Every entry that follows needs to be repeated exactly.

Stored dataset items
□ □ □

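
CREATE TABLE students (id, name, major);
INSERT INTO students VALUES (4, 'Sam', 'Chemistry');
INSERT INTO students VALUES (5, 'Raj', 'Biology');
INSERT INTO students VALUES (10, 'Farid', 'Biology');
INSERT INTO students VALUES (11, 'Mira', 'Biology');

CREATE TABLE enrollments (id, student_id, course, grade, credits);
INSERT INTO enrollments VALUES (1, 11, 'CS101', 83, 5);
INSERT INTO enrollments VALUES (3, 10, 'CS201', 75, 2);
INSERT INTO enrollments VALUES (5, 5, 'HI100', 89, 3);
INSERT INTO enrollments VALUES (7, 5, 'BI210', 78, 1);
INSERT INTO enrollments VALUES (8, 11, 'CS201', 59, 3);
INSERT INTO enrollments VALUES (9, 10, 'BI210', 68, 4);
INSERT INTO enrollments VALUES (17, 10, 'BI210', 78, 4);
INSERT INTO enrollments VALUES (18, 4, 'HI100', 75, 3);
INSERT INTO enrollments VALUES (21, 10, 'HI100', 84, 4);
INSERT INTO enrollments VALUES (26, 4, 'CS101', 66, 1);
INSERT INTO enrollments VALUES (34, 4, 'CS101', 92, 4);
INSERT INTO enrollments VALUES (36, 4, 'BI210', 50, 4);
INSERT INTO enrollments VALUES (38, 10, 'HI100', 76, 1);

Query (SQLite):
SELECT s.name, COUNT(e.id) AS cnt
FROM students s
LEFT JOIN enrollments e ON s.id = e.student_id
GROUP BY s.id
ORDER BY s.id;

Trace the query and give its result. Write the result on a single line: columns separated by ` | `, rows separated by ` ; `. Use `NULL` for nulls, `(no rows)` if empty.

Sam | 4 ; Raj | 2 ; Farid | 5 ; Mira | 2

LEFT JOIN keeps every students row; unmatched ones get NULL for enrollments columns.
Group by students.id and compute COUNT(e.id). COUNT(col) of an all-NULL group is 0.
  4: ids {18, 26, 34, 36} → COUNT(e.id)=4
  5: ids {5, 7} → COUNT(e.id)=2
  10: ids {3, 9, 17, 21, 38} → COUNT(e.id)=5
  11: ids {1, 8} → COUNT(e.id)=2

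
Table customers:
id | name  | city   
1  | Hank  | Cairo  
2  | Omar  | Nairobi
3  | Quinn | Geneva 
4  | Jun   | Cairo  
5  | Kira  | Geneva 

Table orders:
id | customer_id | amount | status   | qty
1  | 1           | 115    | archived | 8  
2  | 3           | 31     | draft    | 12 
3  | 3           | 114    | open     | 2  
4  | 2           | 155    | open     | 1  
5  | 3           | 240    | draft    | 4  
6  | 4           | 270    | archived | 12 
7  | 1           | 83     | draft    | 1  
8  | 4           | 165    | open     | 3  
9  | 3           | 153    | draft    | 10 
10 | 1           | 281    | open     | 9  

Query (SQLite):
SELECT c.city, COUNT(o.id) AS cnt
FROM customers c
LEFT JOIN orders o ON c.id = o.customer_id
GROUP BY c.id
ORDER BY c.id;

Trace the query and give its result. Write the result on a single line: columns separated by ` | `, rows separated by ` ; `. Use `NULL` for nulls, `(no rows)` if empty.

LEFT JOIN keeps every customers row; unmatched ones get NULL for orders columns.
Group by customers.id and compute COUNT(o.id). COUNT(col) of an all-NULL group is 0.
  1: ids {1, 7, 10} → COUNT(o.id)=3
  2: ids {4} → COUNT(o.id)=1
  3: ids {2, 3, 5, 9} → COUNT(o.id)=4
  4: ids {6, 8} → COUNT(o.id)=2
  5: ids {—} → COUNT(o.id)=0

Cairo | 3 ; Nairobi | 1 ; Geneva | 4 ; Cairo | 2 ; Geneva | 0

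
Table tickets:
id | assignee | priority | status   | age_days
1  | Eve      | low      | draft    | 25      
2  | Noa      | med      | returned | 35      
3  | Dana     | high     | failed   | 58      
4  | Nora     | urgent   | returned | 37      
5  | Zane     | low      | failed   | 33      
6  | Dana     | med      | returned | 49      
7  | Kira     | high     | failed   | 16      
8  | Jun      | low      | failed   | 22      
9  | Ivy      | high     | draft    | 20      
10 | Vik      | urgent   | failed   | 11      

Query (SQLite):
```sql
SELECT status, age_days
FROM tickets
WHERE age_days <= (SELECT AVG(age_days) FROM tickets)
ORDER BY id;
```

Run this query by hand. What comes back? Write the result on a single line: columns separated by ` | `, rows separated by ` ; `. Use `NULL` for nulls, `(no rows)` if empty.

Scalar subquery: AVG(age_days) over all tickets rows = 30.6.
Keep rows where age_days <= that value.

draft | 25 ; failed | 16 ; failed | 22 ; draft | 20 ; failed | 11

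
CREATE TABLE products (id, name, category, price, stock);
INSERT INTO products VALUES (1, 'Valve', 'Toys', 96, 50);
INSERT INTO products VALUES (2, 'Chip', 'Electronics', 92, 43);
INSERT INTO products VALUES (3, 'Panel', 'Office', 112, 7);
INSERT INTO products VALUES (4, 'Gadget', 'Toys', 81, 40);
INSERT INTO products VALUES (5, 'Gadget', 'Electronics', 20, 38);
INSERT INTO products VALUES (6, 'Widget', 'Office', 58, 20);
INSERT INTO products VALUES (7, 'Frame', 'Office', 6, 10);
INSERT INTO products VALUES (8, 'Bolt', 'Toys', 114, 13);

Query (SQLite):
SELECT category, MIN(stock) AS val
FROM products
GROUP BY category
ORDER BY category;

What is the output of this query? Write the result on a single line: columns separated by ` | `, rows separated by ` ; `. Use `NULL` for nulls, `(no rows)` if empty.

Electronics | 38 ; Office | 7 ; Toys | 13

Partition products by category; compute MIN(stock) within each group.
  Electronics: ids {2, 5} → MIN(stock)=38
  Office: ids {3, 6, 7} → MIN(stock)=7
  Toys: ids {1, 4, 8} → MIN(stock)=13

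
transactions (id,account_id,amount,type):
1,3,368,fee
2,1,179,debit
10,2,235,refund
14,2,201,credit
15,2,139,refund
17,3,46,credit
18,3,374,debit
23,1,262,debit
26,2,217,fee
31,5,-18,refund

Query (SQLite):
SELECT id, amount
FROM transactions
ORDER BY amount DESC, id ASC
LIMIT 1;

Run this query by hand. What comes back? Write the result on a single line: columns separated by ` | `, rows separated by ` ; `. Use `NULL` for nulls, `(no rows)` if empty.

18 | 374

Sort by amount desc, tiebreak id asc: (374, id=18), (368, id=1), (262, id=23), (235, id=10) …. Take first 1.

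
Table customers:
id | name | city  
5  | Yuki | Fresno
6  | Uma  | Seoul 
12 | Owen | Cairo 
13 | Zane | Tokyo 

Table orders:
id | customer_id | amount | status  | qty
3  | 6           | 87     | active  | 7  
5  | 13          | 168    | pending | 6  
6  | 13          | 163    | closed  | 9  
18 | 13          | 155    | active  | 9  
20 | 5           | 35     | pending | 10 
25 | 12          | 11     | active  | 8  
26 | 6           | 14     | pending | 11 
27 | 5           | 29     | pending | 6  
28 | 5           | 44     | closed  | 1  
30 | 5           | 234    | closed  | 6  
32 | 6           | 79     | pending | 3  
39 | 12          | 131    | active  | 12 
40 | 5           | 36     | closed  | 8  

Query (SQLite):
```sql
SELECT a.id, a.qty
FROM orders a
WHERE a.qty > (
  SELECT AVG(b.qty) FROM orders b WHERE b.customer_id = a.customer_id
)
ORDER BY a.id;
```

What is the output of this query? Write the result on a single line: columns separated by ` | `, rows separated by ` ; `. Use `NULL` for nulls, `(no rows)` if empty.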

□ □ □

## Reply:
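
CREATE TABLE students (id, name, major);
INSERT INTO students VALUES (4, 'Sam', 'Chemistry');
INSERT INTO students VALUES (5, 'Raj', 'Biology');
INSERT INTO students VALUES (10, 'Farid', 'Biology');
INSERT INTO students VALUES (11, 'Mira', 'Biology');

CREATE TABLE enrollments (id, student_id, course, grade, credits);
INSERT INTO enrollments VALUES (1, 11, 'CS101', 83, 5);
INSERT INTO enrollments VALUES (3, 10, 'CS201', 75, 2);
INSERT INTO enrollments VALUES (5, 5, 'HI100', 89, 3);
INSERT INTO enrollments VALUES (7, 5, 'BI210', 78, 1);
INSERT INTO enrollments VALUES (8, 11, 'CS201', 59, 3);
INSERT INTO enrollments VALUES (9, 10, 'BI210', 68, 4);
INSERT INTO enrollments VALUES (17, 10, 'BI210', 78, 4);
INSERT INTO enrollments VALUES (18, 4, 'HI100', 75, 3);
INSERT INTO enrollments VALUES (21, 10, 'HI100', 84, 4);
INSERT INTO enrollments VALUES (26, 4, 'CS101', 66, 1);
INSERT INTO enrollments VALUES (34, 4, 'CS101', 92, 4);
INSERT INTO enrollments VALUES (36, 4, 'BI210', 50, 4);
INSERT INTO enrollments VALUES (38, 10, 'HI100', 76, 1);

Query (SQLite):
SELECT s.name, COUNT(e.id) AS cnt
FROM students s
LEFT JOIN enrollments e ON s.id = e.student_id
GROUP BY s.id
ORDER BY s.id;

Trace the query and give its result. Write the result on a single line: columns separated by ` | `, rows separated by ` ; `. Use `NULL` for nulls, `(no rows)` if empty.

Sam | 4 ; Raj | 2 ; Farid | 5 ; Mira | 2

LEFT JOIN keeps every students row; unmatched ones get NULL for enrollments columns.
Group by students.id and compute COUNT(e.id). COUNT(col) of an all-NULL group is 0.
  4: ids {18, 26, 34, 36} → COUNT(e.id)=4
  5: ids {5, 7} → COUNT(e.id)=2
  10: ids {3, 9, 17, 21, 38} → COUNT(e.id)=5
  11: ids {1, 8} → COUNT(e.id)=2

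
Table customers:
id | name  | city   
1  | Hank  | Cairo  
2  | Omar  | Nairobi
3  | Quinn | Geneva 
4  | Jun   | Cairo  
5  | Kira  | Geneva 

Table orders:
id | customer_id | amount | status   | qty
1  | 1           | 115    | archived | 8  
2  | 3           | 31     | draft    | 12 
3  | 3           | 114    | open     | 2  
4  | 2           | 155    | open     | 1  
5  | 3           | 240    | draft    | 4  
6  | 4           | 270    | archived | 12 
7  | 1           | 83     | draft    | 1  
8  | 4           | 165    | open     | 3  
9  | 3           | 153    | draft    | 10 
10 | 1           | 281    | open     | 9  

Query (SQLite):
SELECT c.city, COUNT(o.id) AS cnt
FROM customers c
LEFT JOIN orders o ON c.id = o.customer_id
GROUP BY c.id
ORDER BY c.id;

Trace the query and give its result. Write the result on a single line: columns separated by ` | `, rows separated by ` ; `. Use `NULL` for nulls, `(no rows)` if empty.

LEFT JOIN keeps every customers row; unmatched ones get NULL for orders columns.
Group by customers.id and compute COUNT(o.id). COUNT(col) of an all-NULL group is 0.
  1: ids {1, 7, 10} → COUNT(o.id)=3
  2: ids {4} → COUNT(o.id)=1
  3: ids {2, 3, 5, 9} → COUNT(o.id)=4
  4: ids {6, 8} → COUNT(o.id)=2
  5: ids {—} → COUNT(o.id)=0

Cairo | 3 ; Nairobi | 1 ; Geneva | 4 ; Cairo | 2 ; Geneva | 0

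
Table tickets:
id | assignee | priority | status   | age_days
1  | Eve      | low      | draft    | 25      
2  | Noa      | med      | returned | 35      
3  | Dana     | high     | failed   | 58      
4  | Nora     | urgent   | returned | 37      
5  | Zane     | low      | failed   | 33      
6  | Dana     | med      | returned | 49      
7  | Kira     | high     | failed   | 16      
8  | Jun      | low      | failed   | 22      
9  | Ivy      | high     | draft    | 20      
10 | Vik      | urgent   | failed   | 11      

Query (SQLite):
```sql
SELECT status, age_days
FROM tickets
WHERE age_days <= (SELECT AVG(age_days) FROM tickets)
ORDER BY id;
```

Run this query by hand. What comes back? Write the result on a single line: columns separated by ` | `, rows separated by ` ; `. Use `NULL` for nulls, `(no rows)` if empty.

Scalar subquery: AVG(age_days) over all tickets rows = 30.6.
Keep rows where age_days <= that value.

draft | 25 ; failed | 16 ; failed | 22 ; draft | 20 ; failed | 11

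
CREATE TABLE products (id, name, category, price, stock);
INSERT INTO products VALUES (1, 'Valve', 'Toys', 96, 50);
INSERT INTO products VALUES (2, 'Chip', 'Electronics', 92, 43);
INSERT INTO products VALUES (3, 'Panel', 'Office', 112, 7);
INSERT INTO products VALUES (4, 'Gadget', 'Toys', 81, 40);
INSERT INTO products VALUES (5, 'Gadget', 'Electronics', 20, 38);
INSERT INTO products VALUES (6, 'Widget', 'Office', 58, 20);
INSERT INTO products VALUES (7, 'Frame', 'Office', 6, 10);
INSERT INTO products VALUES (8, 'Bolt', 'Toys', 114, 13);

Query (SQLite):
SELECT category, MIN(stock) AS val
FROM products
GROUP BY category
ORDER BY category;

What is the output of this query? Write the result on a single line: columns separated by ` | `, rows separated by ` ; `. Use `NULL` for nulls, `(no rows)` if empty.

Electronics | 38 ; Office | 7 ; Toys | 13

Partition products by category; compute MIN(stock) within each group.
  Electronics: ids {2, 5} → MIN(stock)=38
  Office: ids {3, 6, 7} → MIN(stock)=7
  Toys: ids {1, 4, 8} → MIN(stock)=13

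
transactions (id,account_id,amount,type):
1,3,368,fee
2,1,179,debit
10,2,235,refund
14,2,201,credit
15,2,139,refund
17,3,46,credit
18,3,374,debit
23,1,262,debit
26,2,217,fee
31,5,-18,refund

Query (SQLite):
SELECT id, amount
FROM transactions
ORDER BY amount DESC, id ASC
LIMIT 1;

Run this query by hand. What comes back? Write the result on a single line: columns separated by ` | `, rows separated by ` ; `. Use `NULL` for nulls, `(no rows)` if empty.

18 | 374

Sort by amount desc, tiebreak id asc: (374, id=18), (368, id=1), (262, id=23), (235, id=10) …. Take first 1.

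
Table customers:
id | name | city  
5  | Yuki | Fresno
6  | Uma  | Seoul 
12 | Owen | Cairo 
13 | Zane | Tokyo 

Table orders:
id | customer_id | amount | status  | qty
3  | 6           | 87     | active  | 7  
5  | 13          | 168    | pending | 6  
6  | 13          | 163    | closed  | 9  
18 | 13          | 155    | active  | 9  
20 | 5           | 35     | pending | 10 
25 | 12          | 11     | active  | 8  
26 | 6           | 14     | pending | 11 
27 | 5           | 29     | pending | 6  
28 | 5           | 44     | closed  | 1  
30 | 5           | 234    | closed  | 6  
32 | 6           | 79     | pending | 3  
39 | 12          | 131    | active  | 12 
40 | 5           | 36     | closed  | 8  

Query (SQLite):
```sql
SELECT a.id, a.qty
FROM orders a
WHERE a.qty > (
  SELECT AVG(b.qty) FROM orders b WHERE b.customer_id = a.customer_id
)
ORDER BY a.id;
```

What is the output of this query? Write the result on a single line: columns separated by ` | `, rows separated by ` ; `. Use `NULL` for nulls, `(no rows)` if empty.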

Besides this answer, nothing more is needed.